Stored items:
------

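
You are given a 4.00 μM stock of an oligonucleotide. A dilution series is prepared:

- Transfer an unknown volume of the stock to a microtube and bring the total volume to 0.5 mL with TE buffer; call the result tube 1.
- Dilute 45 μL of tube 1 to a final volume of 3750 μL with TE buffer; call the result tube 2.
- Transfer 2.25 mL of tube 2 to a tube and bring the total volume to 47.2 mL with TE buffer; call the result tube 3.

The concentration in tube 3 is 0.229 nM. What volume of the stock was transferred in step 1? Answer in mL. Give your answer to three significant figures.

Step 1: v brought to 0.5 mL → factor = 0.5 mL/v
Step 2: 45 μL brought to 3750 μL → factor 3750/45 = 83.333
Step 3: 2.25 mL brought to 47.2 mL → factor 47.2/2.25 = 20.978
Product of known-step factors = 1748.1
Overall factor = 4.00 μM / (0.229 nM) = 17467
Step-1 factor = 17467 / 1748.1 = 9.9919
v = 0.5 mL / 9.9919 = 0.0500 mL

0.0500 mL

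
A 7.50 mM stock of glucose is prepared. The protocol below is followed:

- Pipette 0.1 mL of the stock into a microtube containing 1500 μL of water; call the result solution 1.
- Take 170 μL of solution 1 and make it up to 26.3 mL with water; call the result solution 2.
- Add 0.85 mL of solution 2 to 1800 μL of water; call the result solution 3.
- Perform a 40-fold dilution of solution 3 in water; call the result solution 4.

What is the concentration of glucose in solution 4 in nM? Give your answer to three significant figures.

Step 1: 0.1 mL + 1500 μL = 1.6 mL total → factor 1.6/0.1 = 16
Step 2: 170 μL brought to 26.3 mL → factor 26300/170 = 154.71
Step 3: 0.85 mL + 1800 μL = 2.65 mL total → factor 2.65/0.85 = 3.1176
Step 4: 40-fold → factor 40
Overall dilution factor = 16 × 154.71 × 3.1176 × 40 = 3.0868 × 10^5
Final = 7.50 mM / 3.0868 × 10^5 = 2.430 × 10^-5 mM = 24.3 nM

24.3 nM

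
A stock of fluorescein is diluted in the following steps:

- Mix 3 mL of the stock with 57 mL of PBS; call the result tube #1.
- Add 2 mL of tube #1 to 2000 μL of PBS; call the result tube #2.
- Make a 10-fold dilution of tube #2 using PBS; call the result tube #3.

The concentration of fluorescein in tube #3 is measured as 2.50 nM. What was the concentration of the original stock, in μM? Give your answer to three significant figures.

Step 1: 3 mL + 57 mL = 60 mL total → factor 60/3 = 20
Step 2: 2 mL + 2000 μL = 4 mL total → factor 4/2 = 2
Step 3: 10-fold → factor 10
Overall dilution factor = 20 × 2 × 10 = 400
Stock = 2.50 nM × 400 = 1000 nM = 1.00 μM

1.00 μM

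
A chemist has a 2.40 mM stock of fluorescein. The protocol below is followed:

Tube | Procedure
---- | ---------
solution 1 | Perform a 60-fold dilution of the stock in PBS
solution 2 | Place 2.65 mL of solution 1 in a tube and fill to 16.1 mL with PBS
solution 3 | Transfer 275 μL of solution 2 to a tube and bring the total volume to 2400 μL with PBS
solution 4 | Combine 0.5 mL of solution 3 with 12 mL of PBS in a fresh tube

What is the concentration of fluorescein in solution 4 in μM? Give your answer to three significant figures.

Step 1: 60-fold → factor 60
Step 2: 2.65 mL brought to 16.1 mL → factor 16.1/2.65 = 6.0755
Step 3: 275 μL brought to 2400 μL → factor 2400/275 = 8.7273
Step 4: 0.5 mL + 12 mL = 12.5 mL total → factor 12.5/0.5 = 25
Overall dilution factor = 60 × 6.0755 × 8.7273 × 25 = 79533
Final = 2.40 mM / 79533 = 3.018 × 10^-5 mM = 0.0302 μM

0.0302 μM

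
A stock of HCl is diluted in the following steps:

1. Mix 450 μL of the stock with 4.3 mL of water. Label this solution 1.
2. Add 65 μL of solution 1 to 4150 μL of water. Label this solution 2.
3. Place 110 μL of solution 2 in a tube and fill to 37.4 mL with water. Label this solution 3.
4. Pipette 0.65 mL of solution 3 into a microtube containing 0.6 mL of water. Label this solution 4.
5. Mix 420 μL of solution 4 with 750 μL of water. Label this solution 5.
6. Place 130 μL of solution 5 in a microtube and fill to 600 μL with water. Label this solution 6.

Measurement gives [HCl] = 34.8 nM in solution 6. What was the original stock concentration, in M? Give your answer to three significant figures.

Step 1: 450 μL + 4.3 mL = 4750 μL total → factor 4750/450 = 10.556
Step 2: 65 μL + 4150 μL = 4215 μL total → factor 4215/65 = 64.846
Step 3: 110 μL brought to 37.4 mL → factor 37400/110 = 340
Step 4: 0.65 mL + 0.6 mL = 1.25 mL total → factor 1.25/0.65 = 1.9231
Step 5: 420 μL + 750 μL = 1170 μL total → factor 1170/420 = 2.7857
Step 6: 130 μL brought to 600 μL → factor 600/130 = 4.6154
Overall dilution factor = 10.556 × 64.846 × 340 × 1.9231 × 2.7857 × 4.6154 = 5.7542 × 10^6
Stock = 34.8 nM × 5.7542 × 10^6 = 2.002 × 10^8 nM = 0.200 M

0.200 M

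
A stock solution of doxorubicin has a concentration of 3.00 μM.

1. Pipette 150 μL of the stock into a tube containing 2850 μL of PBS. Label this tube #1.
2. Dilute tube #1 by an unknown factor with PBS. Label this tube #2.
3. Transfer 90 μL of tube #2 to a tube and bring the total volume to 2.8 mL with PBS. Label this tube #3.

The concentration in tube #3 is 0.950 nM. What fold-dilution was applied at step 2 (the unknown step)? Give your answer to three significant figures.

5.08-fold

Step 1: 150 μL + 2850 μL = 3000 μL total → factor 3000/150 = 20
Step 2: unknown factor x
Step 3: 90 μL brought to 2.8 mL → factor 2800/90 = 31.111
Product of known-step factors = 622.22
Overall factor = 3.00 μM / (0.950 nM) = 3157.9
x = 3157.9 / 622.22 = 5.08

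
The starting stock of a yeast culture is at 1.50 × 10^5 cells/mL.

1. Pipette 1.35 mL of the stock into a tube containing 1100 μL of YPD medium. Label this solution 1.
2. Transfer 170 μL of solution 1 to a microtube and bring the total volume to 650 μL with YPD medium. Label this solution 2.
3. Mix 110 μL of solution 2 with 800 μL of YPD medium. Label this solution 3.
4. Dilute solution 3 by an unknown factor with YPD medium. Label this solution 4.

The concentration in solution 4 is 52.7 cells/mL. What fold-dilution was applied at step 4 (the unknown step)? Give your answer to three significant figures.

Step 1: 1.35 mL + 1100 μL = 2.45 mL total → factor 2.45/1.35 = 1.8148
Step 2: 170 μL brought to 650 μL → factor 650/170 = 3.8235
Step 3: 110 μL + 800 μL = 910 μL total → factor 910/110 = 8.2727
Step 4: unknown factor x
Product of known-step factors = 57.404
Overall factor = 1.50 × 10^5 cells/mL / (52.7 cells/mL) = 2846.3
x = 2846.3 / 57.404 = 49.6

49.6-fold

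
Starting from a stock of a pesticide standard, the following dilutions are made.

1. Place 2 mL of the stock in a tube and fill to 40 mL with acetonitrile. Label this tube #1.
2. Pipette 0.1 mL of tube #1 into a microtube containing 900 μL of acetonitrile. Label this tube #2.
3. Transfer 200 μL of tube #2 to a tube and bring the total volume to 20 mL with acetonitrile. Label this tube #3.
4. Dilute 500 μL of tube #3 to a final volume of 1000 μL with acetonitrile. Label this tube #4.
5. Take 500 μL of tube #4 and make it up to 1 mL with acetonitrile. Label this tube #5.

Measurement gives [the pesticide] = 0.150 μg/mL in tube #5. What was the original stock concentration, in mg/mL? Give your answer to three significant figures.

12.0 mg/mL

Step 1: 2 mL brought to 40 mL → factor 40/2 = 20
Step 2: 0.1 mL + 900 μL = 1 mL total → factor 1/0.1 = 10
Step 3: 200 μL brought to 20 mL → factor 20000/200 = 100
Step 4: 500 μL brought to 1000 μL → factor 1000/500 = 2
Step 5: 500 μL brought to 1 mL → factor 1000/500 = 2
Overall dilution factor = 20 × 10 × 100 × 2 × 2 = 80000
Stock = 0.150 μg/mL × 80000 = 1.200 × 10^4 μg/mL = 12.0 mg/mL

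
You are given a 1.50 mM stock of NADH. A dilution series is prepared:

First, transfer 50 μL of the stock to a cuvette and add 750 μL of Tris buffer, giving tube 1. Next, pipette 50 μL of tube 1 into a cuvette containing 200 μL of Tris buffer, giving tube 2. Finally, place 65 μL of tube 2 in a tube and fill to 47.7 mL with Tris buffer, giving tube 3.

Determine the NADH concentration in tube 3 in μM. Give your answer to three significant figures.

Step 1: 50 μL + 750 μL = 800 μL total → factor 800/50 = 16
Step 2: 50 μL + 200 μL = 250 μL total → factor 250/50 = 5
Step 3: 65 μL brought to 47.7 mL → factor 47700/65 = 733.85
Overall dilution factor = 16 × 5 × 733.85 = 58708
Final = 1.50 mM / 58708 = 2.555 × 10^-5 mM = 0.0256 μM

0.0256 μM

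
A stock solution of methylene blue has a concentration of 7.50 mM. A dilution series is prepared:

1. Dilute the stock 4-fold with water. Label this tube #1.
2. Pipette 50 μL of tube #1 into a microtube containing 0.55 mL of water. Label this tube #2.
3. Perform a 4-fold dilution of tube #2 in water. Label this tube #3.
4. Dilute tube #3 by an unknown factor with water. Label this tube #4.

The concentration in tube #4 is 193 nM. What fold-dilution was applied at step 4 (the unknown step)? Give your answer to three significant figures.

Step 1: 4-fold → factor 4
Step 2: 50 μL + 0.55 mL = 600 μL total → factor 600/50 = 12
Step 3: 4-fold → factor 4
Step 4: unknown factor x
Product of known-step factors = 192
Overall factor = 7.50 mM / (193 nM) = 38860
x = 38860 / 192 = 202

202-fold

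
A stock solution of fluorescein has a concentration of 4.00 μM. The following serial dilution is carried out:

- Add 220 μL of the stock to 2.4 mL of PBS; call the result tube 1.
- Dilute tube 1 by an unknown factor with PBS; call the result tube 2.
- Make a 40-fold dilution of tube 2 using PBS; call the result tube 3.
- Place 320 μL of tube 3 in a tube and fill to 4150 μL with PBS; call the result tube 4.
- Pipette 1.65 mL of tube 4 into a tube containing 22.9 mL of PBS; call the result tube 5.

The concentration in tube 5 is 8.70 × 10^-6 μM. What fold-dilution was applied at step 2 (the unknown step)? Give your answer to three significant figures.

5.00-fold

Step 1: 220 μL + 2.4 mL = 2620 μL total → factor 2620/220 = 11.909
Step 2: unknown factor x
Step 3: 40-fold → factor 40
Step 4: 320 μL brought to 4150 μL → factor 4150/320 = 12.969
Step 5: 1.65 mL + 22.9 mL = 24.55 mL total → factor 24.55/1.65 = 14.879
Product of known-step factors = 91919
Overall factor = 4.00 μM / (8.70 × 10^-6 μM) = 4.5977 × 10^5
x = 4.5977 × 10^5 / 91919 = 5.00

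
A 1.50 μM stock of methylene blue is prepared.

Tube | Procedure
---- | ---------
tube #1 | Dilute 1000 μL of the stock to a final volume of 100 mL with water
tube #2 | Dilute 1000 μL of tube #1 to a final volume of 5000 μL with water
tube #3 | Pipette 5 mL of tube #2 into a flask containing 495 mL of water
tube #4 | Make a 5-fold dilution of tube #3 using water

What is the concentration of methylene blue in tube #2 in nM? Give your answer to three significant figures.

3.00 nM

Step 1: 1000 μL brought to 100 mL → factor 1 × 10^5/1000 = 100
Step 2: 1000 μL brought to 5000 μL → factor 5000/1000 = 5
Dilution factor through tube #2 = 100 × 5 = 500
[tube #2] = 1.50 μM / 500 = 0.003000 μM = 3.00 nM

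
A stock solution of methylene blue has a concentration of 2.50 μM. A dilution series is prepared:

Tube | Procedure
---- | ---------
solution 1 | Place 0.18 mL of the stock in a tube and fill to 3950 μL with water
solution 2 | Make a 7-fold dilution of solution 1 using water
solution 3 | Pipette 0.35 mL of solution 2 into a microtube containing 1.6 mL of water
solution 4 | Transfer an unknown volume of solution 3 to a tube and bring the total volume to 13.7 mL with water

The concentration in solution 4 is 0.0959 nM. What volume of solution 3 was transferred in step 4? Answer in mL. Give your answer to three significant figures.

0.450 mL

Step 1: 0.18 mL brought to 3950 μL → factor 3.95/0.18 = 21.944
Step 2: 7-fold → factor 7
Step 3: 0.35 mL + 1.6 mL = 1.95 mL total → factor 1.95/0.35 = 5.5714
Step 4: v brought to 13.7 mL → factor = 13.7 mL/v
Product of known-step factors = 855.83
Overall factor = 2.50 μM / (0.0959 nM) = 26069
Step-4 factor = 26069 / 855.83 = 30.46
v = 13.7 mL / 30.46 = 0.450 mL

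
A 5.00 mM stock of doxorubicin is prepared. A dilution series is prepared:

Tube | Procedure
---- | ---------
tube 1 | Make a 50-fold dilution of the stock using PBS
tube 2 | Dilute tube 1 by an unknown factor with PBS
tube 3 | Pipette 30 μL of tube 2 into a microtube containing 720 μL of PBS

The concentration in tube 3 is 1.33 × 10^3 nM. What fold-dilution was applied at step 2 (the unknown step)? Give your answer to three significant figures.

3.01-fold

Step 1: 50-fold → factor 50
Step 2: unknown factor x
Step 3: 30 μL + 720 μL = 750 μL total → factor 750/30 = 25
Product of known-step factors = 1250
Overall factor = 5.00 mM / (1.33 × 10^3 nM) = 3759.4
x = 3759.4 / 1250 = 3.01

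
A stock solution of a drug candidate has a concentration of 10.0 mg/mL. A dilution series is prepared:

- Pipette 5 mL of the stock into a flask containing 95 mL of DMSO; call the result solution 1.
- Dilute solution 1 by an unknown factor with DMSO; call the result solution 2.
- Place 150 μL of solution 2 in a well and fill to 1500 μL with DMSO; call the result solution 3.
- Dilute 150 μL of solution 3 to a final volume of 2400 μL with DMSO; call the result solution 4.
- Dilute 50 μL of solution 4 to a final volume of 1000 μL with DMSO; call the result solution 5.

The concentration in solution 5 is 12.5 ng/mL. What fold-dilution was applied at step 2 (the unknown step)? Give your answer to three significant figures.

12.5-fold

Step 1: 5 mL + 95 mL = 100 mL total → factor 100/5 = 20
Step 2: unknown factor x
Step 3: 150 μL brought to 1500 μL → factor 1500/150 = 10
Step 4: 150 μL brought to 2400 μL → factor 2400/150 = 16
Step 5: 50 μL brought to 1000 μL → factor 1000/50 = 20
Product of known-step factors = 64000
Overall factor = 10.0 mg/mL / (12.5 ng/mL) = 8 × 10^5
x = 8 × 10^5 / 64000 = 12.5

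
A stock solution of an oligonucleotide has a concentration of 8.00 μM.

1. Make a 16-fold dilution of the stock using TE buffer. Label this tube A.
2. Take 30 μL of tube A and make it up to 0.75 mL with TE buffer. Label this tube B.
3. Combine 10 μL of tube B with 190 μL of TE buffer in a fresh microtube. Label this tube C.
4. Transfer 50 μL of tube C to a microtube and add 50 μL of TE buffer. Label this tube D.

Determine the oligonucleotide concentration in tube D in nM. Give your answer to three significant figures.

0.500 nM

Step 1: 16-fold → factor 16
Step 2: 30 μL brought to 0.75 mL → factor 750/30 = 25
Step 3: 10 μL + 190 μL = 200 μL total → factor 200/10 = 20
Step 4: 50 μL + 50 μL = 100 μL total → factor 100/50 = 2
Overall dilution factor = 16 × 25 × 20 × 2 = 16000
Final = 8.00 μM / 16000 = 0.0005000 μM = 0.500 nM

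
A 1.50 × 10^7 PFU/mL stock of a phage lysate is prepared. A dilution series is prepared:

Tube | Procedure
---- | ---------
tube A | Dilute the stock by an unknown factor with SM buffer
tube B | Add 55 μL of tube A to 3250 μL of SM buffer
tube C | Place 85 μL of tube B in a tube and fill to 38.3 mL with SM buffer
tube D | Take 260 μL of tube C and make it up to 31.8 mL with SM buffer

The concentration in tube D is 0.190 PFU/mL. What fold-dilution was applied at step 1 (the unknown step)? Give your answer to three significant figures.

23.8-fold

Step 1: unknown factor x
Step 2: 55 μL + 3250 μL = 3305 μL total → factor 3305/55 = 60.091
Step 3: 85 μL brought to 38.3 mL → factor 38300/85 = 450.59
Step 4: 260 μL brought to 31.8 mL → factor 31800/260 = 122.31
Product of known-step factors = 3.3116 × 10^6
Overall factor = 1.50 × 10^7 PFU/mL / (0.190 PFU/mL) = 7.8947 × 10^7
x = 7.8947 × 10^7 / 3.3116 × 10^6 = 23.8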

------

PROBLEM DESCRIPTION:
Taking the records above, retype every line from the one with "1. Dilute the" down to the one with "4. Dilute tube", exactly and with nothing else.

SOLUTION TO THIS EXERCISE:
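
1. Dilute the stock 4-fold with water. Label this tube #1.
2. Pipette 50 μL of tube #1 into a microtube containing 0.55 mL of water. Label this tube #2.
3. Perform a 4-fold dilution of tube #2 in water. Label this tube #3.
4. Dilute tube #3 by an unknown factor with water. Label this tube #4.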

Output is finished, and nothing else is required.